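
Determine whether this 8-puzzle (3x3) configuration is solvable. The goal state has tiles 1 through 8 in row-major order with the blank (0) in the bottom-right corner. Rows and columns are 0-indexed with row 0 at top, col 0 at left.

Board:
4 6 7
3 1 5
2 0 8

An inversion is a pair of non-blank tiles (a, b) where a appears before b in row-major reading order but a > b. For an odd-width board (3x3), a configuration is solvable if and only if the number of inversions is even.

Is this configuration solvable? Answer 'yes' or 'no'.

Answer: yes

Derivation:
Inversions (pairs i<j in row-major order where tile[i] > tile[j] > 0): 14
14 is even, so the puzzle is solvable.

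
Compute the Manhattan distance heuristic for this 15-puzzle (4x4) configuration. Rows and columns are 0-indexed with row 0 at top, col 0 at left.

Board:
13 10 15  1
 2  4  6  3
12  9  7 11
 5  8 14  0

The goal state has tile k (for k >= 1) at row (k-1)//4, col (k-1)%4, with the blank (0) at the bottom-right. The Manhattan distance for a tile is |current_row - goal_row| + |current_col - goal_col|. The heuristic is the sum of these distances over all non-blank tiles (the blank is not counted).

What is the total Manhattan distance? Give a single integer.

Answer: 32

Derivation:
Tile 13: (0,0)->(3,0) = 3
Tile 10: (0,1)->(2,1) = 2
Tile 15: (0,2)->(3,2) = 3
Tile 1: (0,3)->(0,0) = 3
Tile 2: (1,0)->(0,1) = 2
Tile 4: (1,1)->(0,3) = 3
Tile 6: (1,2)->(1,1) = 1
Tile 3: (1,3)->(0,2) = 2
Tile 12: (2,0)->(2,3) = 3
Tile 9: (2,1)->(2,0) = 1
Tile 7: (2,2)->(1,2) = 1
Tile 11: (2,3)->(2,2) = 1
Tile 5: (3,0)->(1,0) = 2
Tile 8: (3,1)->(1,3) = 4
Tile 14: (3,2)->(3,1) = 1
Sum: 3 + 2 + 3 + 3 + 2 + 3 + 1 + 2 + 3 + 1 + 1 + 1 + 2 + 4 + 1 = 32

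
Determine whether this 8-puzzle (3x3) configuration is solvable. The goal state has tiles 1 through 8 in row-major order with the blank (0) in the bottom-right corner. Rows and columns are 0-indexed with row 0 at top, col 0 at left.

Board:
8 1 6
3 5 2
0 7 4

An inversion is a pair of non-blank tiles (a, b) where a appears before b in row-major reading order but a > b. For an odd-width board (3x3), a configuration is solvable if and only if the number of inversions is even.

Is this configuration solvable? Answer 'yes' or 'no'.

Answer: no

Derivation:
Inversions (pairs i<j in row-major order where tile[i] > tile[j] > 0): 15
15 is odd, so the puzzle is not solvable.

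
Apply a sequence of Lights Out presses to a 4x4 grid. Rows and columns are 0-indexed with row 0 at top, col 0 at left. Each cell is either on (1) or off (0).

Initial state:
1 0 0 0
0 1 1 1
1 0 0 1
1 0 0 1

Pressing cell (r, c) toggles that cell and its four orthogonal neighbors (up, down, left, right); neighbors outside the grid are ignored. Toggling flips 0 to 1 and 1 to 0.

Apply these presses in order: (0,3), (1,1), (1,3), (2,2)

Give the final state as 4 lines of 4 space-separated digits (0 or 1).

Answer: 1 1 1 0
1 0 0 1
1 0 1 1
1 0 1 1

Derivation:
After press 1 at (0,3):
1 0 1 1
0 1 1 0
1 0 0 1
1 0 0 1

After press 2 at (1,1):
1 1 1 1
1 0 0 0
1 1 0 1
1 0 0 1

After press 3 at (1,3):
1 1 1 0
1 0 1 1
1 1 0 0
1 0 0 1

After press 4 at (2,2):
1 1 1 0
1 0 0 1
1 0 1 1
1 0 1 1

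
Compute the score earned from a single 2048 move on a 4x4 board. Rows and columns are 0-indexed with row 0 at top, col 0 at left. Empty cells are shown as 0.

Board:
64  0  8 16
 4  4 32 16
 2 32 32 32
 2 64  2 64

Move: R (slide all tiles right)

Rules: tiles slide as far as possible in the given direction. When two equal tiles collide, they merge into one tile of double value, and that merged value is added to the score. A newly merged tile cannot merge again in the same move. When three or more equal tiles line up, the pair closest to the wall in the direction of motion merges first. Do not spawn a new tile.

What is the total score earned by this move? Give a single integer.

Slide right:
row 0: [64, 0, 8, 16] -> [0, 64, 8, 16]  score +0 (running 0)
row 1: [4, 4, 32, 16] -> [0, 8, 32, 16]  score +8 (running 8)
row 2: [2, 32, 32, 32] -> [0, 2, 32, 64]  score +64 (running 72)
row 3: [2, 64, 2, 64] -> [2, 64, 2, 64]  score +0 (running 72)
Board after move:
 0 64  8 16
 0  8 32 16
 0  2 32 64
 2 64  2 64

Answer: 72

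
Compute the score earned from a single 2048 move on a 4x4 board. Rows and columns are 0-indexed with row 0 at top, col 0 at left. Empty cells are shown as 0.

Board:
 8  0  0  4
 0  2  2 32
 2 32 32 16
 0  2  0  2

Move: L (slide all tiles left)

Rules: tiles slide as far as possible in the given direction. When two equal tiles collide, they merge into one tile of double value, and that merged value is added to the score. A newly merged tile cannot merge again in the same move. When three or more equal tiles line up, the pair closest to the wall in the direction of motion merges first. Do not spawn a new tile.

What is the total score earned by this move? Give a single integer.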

Required action:
Copy every entry exactly.

Solved exercise:
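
Determine whether this 8-puzzle (3x3) configuration is solvable. The goal state has tiles 1 through 8 in row-major order with the blank (0) in the bottom-right corner. Rows and columns are 0-indexed with row 0 at top, col 0 at left.

Board:
4 6 7
3 1 5
2 0 8

An inversion is a pair of non-blank tiles (a, b) where a appears before b in row-major reading order but a > b. For an odd-width board (3x3), a configuration is solvable if and only if the number of inversions is even.

Is this configuration solvable? Answer 'yes' or 'no'.

Answer: yes

Derivation:
Inversions (pairs i<j in row-major order where tile[i] > tile[j] > 0): 14
14 is even, so the puzzle is solvable.

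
Compute the Manhattan distance heuristic for this 15-puzzle (4x4) configuration. Rows and columns are 0-indexed with row 0 at top, col 0 at left.

Board:
13 10 15  1
 2  4  6  3
12  9  7 11
 5  8 14  0

The goal state has tile k (for k >= 1) at row (k-1)//4, col (k-1)%4, with the blank (0) at the bottom-right. The Manhattan distance for a tile is |current_row - goal_row| + |current_col - goal_col|. The heuristic is the sum of these distances over all non-blank tiles (the blank is not counted).

What is the total Manhattan distance? Give a single integer.

Answer: 32

Derivation:
Tile 13: (0,0)->(3,0) = 3
Tile 10: (0,1)->(2,1) = 2
Tile 15: (0,2)->(3,2) = 3
Tile 1: (0,3)->(0,0) = 3
Tile 2: (1,0)->(0,1) = 2
Tile 4: (1,1)->(0,3) = 3
Tile 6: (1,2)->(1,1) = 1
Tile 3: (1,3)->(0,2) = 2
Tile 12: (2,0)->(2,3) = 3
Tile 9: (2,1)->(2,0) = 1
Tile 7: (2,2)->(1,2) = 1
Tile 11: (2,3)->(2,2) = 1
Tile 5: (3,0)->(1,0) = 2
Tile 8: (3,1)->(1,3) = 4
Tile 14: (3,2)->(3,1) = 1
Sum: 3 + 2 + 3 + 3 + 2 + 3 + 1 + 2 + 3 + 1 + 1 + 1 + 2 + 4 + 1 = 32

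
Determine whether this 8-puzzle (3x3) configuration is solvable. The goal state has tiles 1 through 8 in row-major order with the blank (0) in the bottom-right corner. Rows and columns are 0-indexed with row 0 at top, col 0 at left.

Board:
8 1 6
3 5 2
0 7 4

An inversion is a pair of non-blank tiles (a, b) where a appears before b in row-major reading order but a > b. For an odd-width board (3x3), a configuration is solvable if and only if the number of inversions is even.

Is this configuration solvable? Answer 'yes' or 'no'.

Answer: no

Derivation:
Inversions (pairs i<j in row-major order where tile[i] > tile[j] > 0): 15
15 is odd, so the puzzle is not solvable.

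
Apply a sequence of Lights Out presses to a 4x4 grid. Rows and columns are 0-indexed with row 0 at top, col 0 at left. Each cell is either on (1) or off (0).

Initial state:
1 0 0 0
0 1 1 1
1 0 0 1
1 0 0 1

Pressing cell (r, c) toggles that cell and its four orthogonal neighbors (up, down, left, right); neighbors outside the grid are ignored. Toggling flips 0 to 1 and 1 to 0.

Apply these presses in order: (0,3), (1,1), (1,3), (2,2)

Give the final state as 4 lines of 4 space-separated digits (0 or 1).

Answer: 1 1 1 0
1 0 0 1
1 0 1 1
1 0 1 1

Derivation:
After press 1 at (0,3):
1 0 1 1
0 1 1 0
1 0 0 1
1 0 0 1

After press 2 at (1,1):
1 1 1 1
1 0 0 0
1 1 0 1
1 0 0 1

After press 3 at (1,3):
1 1 1 0
1 0 1 1
1 1 0 0
1 0 0 1

After press 4 at (2,2):
1 1 1 0
1 0 0 1
1 0 1 1
1 0 1 1

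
Compute the score earned from a single 2048 move on a 4x4 board. Rows and columns are 0-indexed with row 0 at top, col 0 at left. Empty cells are shown as 0.

Board:
64  0  8 16
 4  4 32 16
 2 32 32 32
 2 64  2 64

Move: R (slide all tiles right)

Rules: tiles slide as far as possible in the given direction. When two equal tiles collide, they merge into one tile of double value, and that merged value is added to the score. A newly merged tile cannot merge again in the same move. When three or more equal tiles line up, the pair closest to the wall in the direction of motion merges first. Do not spawn a new tile.

What is the total score earned by this move? Give a single integer.

Slide right:
row 0: [64, 0, 8, 16] -> [0, 64, 8, 16]  score +0 (running 0)
row 1: [4, 4, 32, 16] -> [0, 8, 32, 16]  score +8 (running 8)
row 2: [2, 32, 32, 32] -> [0, 2, 32, 64]  score +64 (running 72)
row 3: [2, 64, 2, 64] -> [2, 64, 2, 64]  score +0 (running 72)
Board after move:
 0 64  8 16
 0  8 32 16
 0  2 32 64
 2 64  2 64

Answer: 72

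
Compute the score earned from a single 2048 move on a 4x4 board. Rows and columns are 0-indexed with row 0 at top, col 0 at left. Empty cells are shown as 0.

Board:
 8  0  0  4
 0  2  2 32
 2 32 32 16
 0  2  0  2

Move: L (slide all tiles left)

Rules: tiles slide as far as possible in the given direction. When two equal tiles collide, they merge into one tile of double value, and that merged value is added to the score. A newly merged tile cannot merge again in the same move. When three or more equal tiles line up, the pair closest to the wall in the direction of motion merges first. Do not spawn a new tile.

What is the total score earned by this move? Give a single integer.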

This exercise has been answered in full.